Work through the records below and copy every line that includes "exactly".

((

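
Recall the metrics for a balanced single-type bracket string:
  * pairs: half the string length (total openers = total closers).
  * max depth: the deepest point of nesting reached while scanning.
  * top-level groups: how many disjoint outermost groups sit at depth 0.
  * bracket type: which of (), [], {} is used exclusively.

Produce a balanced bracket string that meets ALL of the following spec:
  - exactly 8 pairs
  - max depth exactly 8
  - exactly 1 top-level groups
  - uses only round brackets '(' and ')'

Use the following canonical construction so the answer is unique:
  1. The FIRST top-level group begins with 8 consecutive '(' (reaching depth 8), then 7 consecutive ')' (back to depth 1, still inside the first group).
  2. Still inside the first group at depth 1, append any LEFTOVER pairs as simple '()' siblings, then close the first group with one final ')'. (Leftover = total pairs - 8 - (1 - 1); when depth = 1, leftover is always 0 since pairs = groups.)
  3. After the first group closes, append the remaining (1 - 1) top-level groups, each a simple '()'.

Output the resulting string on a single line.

Answer: (((((((())))))))

Derivation:
Spec: pairs=8 depth=8 groups=1
Leftover pairs = 8 - 8 - (1-1) = 0
First group: deep chain of depth 8 + 0 sibling pairs
Remaining 0 groups: simple '()' each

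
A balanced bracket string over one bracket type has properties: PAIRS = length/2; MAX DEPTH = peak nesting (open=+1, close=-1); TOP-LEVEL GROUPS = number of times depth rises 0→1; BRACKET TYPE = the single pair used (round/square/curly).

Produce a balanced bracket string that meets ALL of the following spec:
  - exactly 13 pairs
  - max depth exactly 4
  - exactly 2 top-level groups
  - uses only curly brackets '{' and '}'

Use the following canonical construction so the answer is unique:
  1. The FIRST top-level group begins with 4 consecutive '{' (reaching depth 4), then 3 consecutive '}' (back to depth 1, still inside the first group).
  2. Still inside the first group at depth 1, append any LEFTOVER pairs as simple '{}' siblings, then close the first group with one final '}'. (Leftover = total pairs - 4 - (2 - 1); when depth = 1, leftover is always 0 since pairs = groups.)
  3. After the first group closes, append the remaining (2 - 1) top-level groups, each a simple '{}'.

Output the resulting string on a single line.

Spec: pairs=13 depth=4 groups=2
Leftover pairs = 13 - 4 - (2-1) = 8
First group: deep chain of depth 4 + 8 sibling pairs
Remaining 1 groups: simple '{}' each

Answer: {{{{}}}{}{}{}{}{}{}{}{}}{}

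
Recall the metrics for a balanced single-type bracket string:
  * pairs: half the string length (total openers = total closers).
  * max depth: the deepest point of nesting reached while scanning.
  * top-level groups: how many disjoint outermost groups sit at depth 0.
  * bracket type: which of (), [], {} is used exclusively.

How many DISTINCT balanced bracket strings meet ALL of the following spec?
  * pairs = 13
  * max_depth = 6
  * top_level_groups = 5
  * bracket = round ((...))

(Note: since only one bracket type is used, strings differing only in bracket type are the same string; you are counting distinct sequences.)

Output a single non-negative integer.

Spec: pairs=13 depth=6 groups=5
Count(depth <= 6) = 47695
Count(depth <= 5) = 44550
Count(depth == 6) = 47695 - 44550 = 3145

Answer: 3145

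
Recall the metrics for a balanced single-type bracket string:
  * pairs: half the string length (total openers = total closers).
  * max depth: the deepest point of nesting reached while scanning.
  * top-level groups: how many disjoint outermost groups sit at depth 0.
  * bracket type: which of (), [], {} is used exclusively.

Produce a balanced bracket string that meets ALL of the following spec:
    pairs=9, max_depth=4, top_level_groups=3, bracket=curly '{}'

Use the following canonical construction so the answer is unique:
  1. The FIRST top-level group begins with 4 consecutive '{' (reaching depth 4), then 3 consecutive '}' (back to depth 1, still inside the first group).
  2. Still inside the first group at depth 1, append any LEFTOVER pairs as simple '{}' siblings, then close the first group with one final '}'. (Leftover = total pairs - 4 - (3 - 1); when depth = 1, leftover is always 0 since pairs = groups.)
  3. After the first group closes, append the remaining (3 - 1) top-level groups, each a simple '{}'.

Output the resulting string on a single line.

Spec: pairs=9 depth=4 groups=3
Leftover pairs = 9 - 4 - (3-1) = 3
First group: deep chain of depth 4 + 3 sibling pairs
Remaining 2 groups: simple '{}' each

Answer: {{{{}}}{}{}{}}{}{}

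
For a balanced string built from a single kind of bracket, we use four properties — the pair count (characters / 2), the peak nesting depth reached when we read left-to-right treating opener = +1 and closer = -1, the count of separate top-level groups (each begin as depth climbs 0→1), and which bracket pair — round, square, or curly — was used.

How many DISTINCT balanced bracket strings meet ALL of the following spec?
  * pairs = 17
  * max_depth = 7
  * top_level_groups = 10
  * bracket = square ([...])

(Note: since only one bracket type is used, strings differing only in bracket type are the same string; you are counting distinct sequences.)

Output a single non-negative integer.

Spec: pairs=17 depth=7 groups=10
Count(depth <= 7) = 144200
Count(depth <= 6) = 144000
Count(depth == 7) = 144200 - 144000 = 200

Answer: 200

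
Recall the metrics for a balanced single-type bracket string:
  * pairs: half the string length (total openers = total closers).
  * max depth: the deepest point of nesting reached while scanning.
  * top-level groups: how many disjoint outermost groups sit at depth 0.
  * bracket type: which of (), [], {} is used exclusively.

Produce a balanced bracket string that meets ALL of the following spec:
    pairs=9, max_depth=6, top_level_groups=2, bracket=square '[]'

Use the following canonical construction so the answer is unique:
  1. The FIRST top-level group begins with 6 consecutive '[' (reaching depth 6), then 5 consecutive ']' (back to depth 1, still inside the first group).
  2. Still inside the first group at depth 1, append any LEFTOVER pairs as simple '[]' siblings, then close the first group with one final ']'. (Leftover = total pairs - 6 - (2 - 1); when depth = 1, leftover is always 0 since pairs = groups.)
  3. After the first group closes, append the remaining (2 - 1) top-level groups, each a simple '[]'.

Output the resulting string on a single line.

Spec: pairs=9 depth=6 groups=2
Leftover pairs = 9 - 6 - (2-1) = 2
First group: deep chain of depth 6 + 2 sibling pairs
Remaining 1 groups: simple '[]' each

Answer: [[[[[[]]]]][][]][]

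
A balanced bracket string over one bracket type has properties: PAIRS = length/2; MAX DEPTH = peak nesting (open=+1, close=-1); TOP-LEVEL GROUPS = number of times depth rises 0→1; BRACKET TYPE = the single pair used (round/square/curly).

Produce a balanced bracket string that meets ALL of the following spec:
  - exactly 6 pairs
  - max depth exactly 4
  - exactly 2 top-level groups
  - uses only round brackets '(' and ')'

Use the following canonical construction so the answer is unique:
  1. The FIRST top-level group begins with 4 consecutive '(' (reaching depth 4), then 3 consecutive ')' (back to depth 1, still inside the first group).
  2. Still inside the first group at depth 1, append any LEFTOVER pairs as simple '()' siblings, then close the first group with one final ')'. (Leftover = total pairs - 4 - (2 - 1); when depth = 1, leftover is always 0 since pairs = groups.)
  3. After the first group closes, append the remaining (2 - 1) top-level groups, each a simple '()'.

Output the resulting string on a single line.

Spec: pairs=6 depth=4 groups=2
Leftover pairs = 6 - 4 - (2-1) = 1
First group: deep chain of depth 4 + 1 sibling pairs
Remaining 1 groups: simple '()' each

Answer: (((()))())()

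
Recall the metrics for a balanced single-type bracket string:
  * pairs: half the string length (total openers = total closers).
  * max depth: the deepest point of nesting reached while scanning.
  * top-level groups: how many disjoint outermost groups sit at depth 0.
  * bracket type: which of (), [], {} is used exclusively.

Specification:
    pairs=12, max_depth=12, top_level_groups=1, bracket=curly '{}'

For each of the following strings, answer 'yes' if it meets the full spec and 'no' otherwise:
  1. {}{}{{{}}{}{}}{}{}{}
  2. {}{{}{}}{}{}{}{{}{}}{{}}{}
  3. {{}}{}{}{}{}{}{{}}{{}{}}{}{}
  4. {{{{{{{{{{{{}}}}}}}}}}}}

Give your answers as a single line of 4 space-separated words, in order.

String 1 '{}{}{{{}}{}{}}{}{}{}': depth seq [1 0 1 0 1 2 3 2 1 2 1 2 1 0 1 0 1 0 1 0]
  -> pairs=10 depth=3 groups=6 -> no
String 2 '{}{{}{}}{}{}{}{{}{}}{{}}{}': depth seq [1 0 1 2 1 2 1 0 1 0 1 0 1 0 1 2 1 2 1 0 1 2 1 0 1 0]
  -> pairs=13 depth=2 groups=8 -> no
String 3 '{{}}{}{}{}{}{}{{}}{{}{}}{}{}': depth seq [1 2 1 0 1 0 1 0 1 0 1 0 1 0 1 2 1 0 1 2 1 2 1 0 1 0 1 0]
  -> pairs=14 depth=2 groups=10 -> no
String 4 '{{{{{{{{{{{{}}}}}}}}}}}}': depth seq [1 2 3 4 5 6 7 8 9 10 11 12 11 10 9 8 7 6 5 4 3 2 1 0]
  -> pairs=12 depth=12 groups=1 -> yes

Answer: no no no yes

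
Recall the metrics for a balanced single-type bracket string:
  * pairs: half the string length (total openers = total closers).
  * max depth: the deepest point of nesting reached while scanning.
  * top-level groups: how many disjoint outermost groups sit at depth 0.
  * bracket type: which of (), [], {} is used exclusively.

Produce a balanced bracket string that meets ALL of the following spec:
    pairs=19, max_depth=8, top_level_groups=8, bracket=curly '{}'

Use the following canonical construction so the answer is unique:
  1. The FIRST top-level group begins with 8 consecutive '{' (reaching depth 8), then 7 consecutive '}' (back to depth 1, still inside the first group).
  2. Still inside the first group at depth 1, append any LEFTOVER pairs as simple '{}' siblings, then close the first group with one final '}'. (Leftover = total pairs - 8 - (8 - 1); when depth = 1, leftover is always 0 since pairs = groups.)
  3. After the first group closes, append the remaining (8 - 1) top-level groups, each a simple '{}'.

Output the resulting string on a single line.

Spec: pairs=19 depth=8 groups=8
Leftover pairs = 19 - 8 - (8-1) = 4
First group: deep chain of depth 8 + 4 sibling pairs
Remaining 7 groups: simple '{}' each

Answer: {{{{{{{{}}}}}}}{}{}{}{}}{}{}{}{}{}{}{}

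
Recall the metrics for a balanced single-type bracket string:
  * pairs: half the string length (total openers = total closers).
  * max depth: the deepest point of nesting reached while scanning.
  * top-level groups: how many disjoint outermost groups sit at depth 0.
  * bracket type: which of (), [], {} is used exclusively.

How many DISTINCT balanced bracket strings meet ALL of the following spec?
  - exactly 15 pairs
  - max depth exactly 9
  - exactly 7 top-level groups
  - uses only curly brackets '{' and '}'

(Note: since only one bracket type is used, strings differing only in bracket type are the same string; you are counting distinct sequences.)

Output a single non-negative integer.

Spec: pairs=15 depth=9 groups=7
Count(depth <= 9) = 149226
Count(depth <= 8) = 149219
Count(depth == 9) = 149226 - 149219 = 7

Answer: 7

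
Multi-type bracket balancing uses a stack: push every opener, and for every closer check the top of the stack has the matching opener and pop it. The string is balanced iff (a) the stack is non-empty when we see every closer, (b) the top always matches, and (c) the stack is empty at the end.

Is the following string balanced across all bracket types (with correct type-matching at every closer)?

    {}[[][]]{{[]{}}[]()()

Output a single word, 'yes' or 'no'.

Answer: no

Derivation:
pos 0: push '{'; stack = {
pos 1: '}' matches '{'; pop; stack = (empty)
pos 2: push '['; stack = [
pos 3: push '['; stack = [[
pos 4: ']' matches '['; pop; stack = [
pos 5: push '['; stack = [[
pos 6: ']' matches '['; pop; stack = [
pos 7: ']' matches '['; pop; stack = (empty)
pos 8: push '{'; stack = {
pos 9: push '{'; stack = {{
pos 10: push '['; stack = {{[
pos 11: ']' matches '['; pop; stack = {{
pos 12: push '{'; stack = {{{
pos 13: '}' matches '{'; pop; stack = {{
pos 14: '}' matches '{'; pop; stack = {
pos 15: push '['; stack = {[
pos 16: ']' matches '['; pop; stack = {
pos 17: push '('; stack = {(
pos 18: ')' matches '('; pop; stack = {
pos 19: push '('; stack = {(
pos 20: ')' matches '('; pop; stack = {
end: stack still non-empty ({) → INVALID
Verdict: unclosed openers at end: { → no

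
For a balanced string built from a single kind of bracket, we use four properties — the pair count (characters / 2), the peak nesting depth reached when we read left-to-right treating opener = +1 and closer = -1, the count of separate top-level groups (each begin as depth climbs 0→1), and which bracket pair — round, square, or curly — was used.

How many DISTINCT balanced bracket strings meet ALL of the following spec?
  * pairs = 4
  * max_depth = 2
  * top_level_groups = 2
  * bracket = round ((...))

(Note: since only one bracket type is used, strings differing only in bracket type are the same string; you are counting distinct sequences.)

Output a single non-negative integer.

Spec: pairs=4 depth=2 groups=2
Count(depth <= 2) = 3
Count(depth <= 1) = 0
Count(depth == 2) = 3 - 0 = 3

Answer: 3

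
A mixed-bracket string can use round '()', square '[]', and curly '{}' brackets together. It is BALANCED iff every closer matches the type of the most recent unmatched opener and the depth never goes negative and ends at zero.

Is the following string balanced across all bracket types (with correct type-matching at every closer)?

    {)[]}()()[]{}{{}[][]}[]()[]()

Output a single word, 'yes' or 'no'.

Answer: no

Derivation:
pos 0: push '{'; stack = {
pos 1: saw closer ')' but top of stack is '{' (expected '}') → INVALID
Verdict: type mismatch at position 1: ')' closes '{' → no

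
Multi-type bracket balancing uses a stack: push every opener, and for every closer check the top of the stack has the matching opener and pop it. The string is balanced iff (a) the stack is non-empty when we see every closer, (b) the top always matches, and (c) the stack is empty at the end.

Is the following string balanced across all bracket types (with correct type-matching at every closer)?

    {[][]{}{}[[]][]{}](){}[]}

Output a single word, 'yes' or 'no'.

pos 0: push '{'; stack = {
pos 1: push '['; stack = {[
pos 2: ']' matches '['; pop; stack = {
pos 3: push '['; stack = {[
pos 4: ']' matches '['; pop; stack = {
pos 5: push '{'; stack = {{
pos 6: '}' matches '{'; pop; stack = {
pos 7: push '{'; stack = {{
pos 8: '}' matches '{'; pop; stack = {
pos 9: push '['; stack = {[
pos 10: push '['; stack = {[[
pos 11: ']' matches '['; pop; stack = {[
pos 12: ']' matches '['; pop; stack = {
pos 13: push '['; stack = {[
pos 14: ']' matches '['; pop; stack = {
pos 15: push '{'; stack = {{
pos 16: '}' matches '{'; pop; stack = {
pos 17: saw closer ']' but top of stack is '{' (expected '}') → INVALID
Verdict: type mismatch at position 17: ']' closes '{' → no

Answer: no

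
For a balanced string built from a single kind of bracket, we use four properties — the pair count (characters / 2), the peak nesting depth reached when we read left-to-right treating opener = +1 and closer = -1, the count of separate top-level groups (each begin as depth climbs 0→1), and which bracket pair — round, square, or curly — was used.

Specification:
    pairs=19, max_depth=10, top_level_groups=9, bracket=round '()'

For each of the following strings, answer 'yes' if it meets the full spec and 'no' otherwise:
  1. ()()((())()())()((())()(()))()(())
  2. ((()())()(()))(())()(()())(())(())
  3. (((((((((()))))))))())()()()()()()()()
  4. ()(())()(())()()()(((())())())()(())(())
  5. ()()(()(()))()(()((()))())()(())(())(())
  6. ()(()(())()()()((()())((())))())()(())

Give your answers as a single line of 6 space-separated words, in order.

String 1 '()()((())()())()((())()(()))()(())': depth seq [1 0 1 0 1 2 3 2 1 2 1 2 1 0 1 0 1 2 3 2 1 2 1 2 3 2 1 0 1 0 1 2 1 0]
  -> pairs=17 depth=3 groups=7 -> no
String 2 '((()())()(()))(())()(()())(())(())': depth seq [1 2 3 2 3 2 1 2 1 2 3 2 1 0 1 2 1 0 1 0 1 2 1 2 1 0 1 2 1 0 1 2 1 0]
  -> pairs=17 depth=3 groups=6 -> no
String 3 '(((((((((()))))))))())()()()()()()()()': depth seq [1 2 3 4 5 6 7 8 9 10 9 8 7 6 5 4 3 2 1 2 1 0 1 0 1 0 1 0 1 0 1 0 1 0 1 0 1 0]
  -> pairs=19 depth=10 groups=9 -> yes
String 4 '()(())()(())()()()(((())())())()(())(())': depth seq [1 0 1 2 1 0 1 0 1 2 1 0 1 0 1 0 1 0 1 2 3 4 3 2 3 2 1 2 1 0 1 0 1 2 1 0 1 2 1 0]
  -> pairs=20 depth=4 groups=11 -> no
String 5 '()()(()(()))()(()((()))())()(())(())(())': depth seq [1 0 1 0 1 2 1 2 3 2 1 0 1 0 1 2 1 2 3 4 3 2 1 2 1 0 1 0 1 2 1 0 1 2 1 0 1 2 1 0]
  -> pairs=20 depth=4 groups=9 -> no
String 6 '()(()(())()()()((()())((())))())()(())': depth seq [1 0 1 2 1 2 3 2 1 2 1 2 1 2 1 2 3 4 3 4 3 2 3 4 5 4 3 2 1 2 1 0 1 0 1 2 1 0]
  -> pairs=19 depth=5 groups=4 -> no

Answer: no no yes no no no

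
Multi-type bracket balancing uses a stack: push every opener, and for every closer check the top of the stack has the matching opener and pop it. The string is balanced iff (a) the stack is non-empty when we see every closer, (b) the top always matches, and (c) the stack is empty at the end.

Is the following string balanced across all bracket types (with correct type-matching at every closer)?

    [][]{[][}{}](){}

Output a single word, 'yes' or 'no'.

pos 0: push '['; stack = [
pos 1: ']' matches '['; pop; stack = (empty)
pos 2: push '['; stack = [
pos 3: ']' matches '['; pop; stack = (empty)
pos 4: push '{'; stack = {
pos 5: push '['; stack = {[
pos 6: ']' matches '['; pop; stack = {
pos 7: push '['; stack = {[
pos 8: saw closer '}' but top of stack is '[' (expected ']') → INVALID
Verdict: type mismatch at position 8: '}' closes '[' → no

Answer: no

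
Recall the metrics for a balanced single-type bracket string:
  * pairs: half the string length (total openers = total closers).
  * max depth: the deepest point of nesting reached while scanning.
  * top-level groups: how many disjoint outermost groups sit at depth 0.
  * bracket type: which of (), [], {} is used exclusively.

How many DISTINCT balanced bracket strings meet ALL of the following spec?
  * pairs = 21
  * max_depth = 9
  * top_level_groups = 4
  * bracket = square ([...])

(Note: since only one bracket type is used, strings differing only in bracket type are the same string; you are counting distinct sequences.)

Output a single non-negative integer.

Answer: 148564568

Derivation:
Spec: pairs=21 depth=9 groups=4
Count(depth <= 9) = 2948226600
Count(depth <= 8) = 2799662032
Count(depth == 9) = 2948226600 - 2799662032 = 148564568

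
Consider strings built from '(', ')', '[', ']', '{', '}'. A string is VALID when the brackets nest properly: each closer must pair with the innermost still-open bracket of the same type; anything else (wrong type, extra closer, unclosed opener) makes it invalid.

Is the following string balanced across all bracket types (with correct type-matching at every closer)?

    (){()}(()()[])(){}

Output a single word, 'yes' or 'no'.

pos 0: push '('; stack = (
pos 1: ')' matches '('; pop; stack = (empty)
pos 2: push '{'; stack = {
pos 3: push '('; stack = {(
pos 4: ')' matches '('; pop; stack = {
pos 5: '}' matches '{'; pop; stack = (empty)
pos 6: push '('; stack = (
pos 7: push '('; stack = ((
pos 8: ')' matches '('; pop; stack = (
pos 9: push '('; stack = ((
pos 10: ')' matches '('; pop; stack = (
pos 11: push '['; stack = ([
pos 12: ']' matches '['; pop; stack = (
pos 13: ')' matches '('; pop; stack = (empty)
pos 14: push '('; stack = (
pos 15: ')' matches '('; pop; stack = (empty)
pos 16: push '{'; stack = {
pos 17: '}' matches '{'; pop; stack = (empty)
end: stack empty → VALID
Verdict: properly nested → yes

Answer: yes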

))

#### THE COMPLETED TASK
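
  - exactly 8 pairs
  - max depth exactly 8
  - exactly 1 top-level groups
  - exactly 13 pairs
  - max depth exactly 4
  - exactly 2 top-level groups
  - exactly 6 pairs
  - max depth exactly 4
  - exactly 2 top-level groups
  - exactly 15 pairs
  - max depth exactly 9
  - exactly 7 top-level groups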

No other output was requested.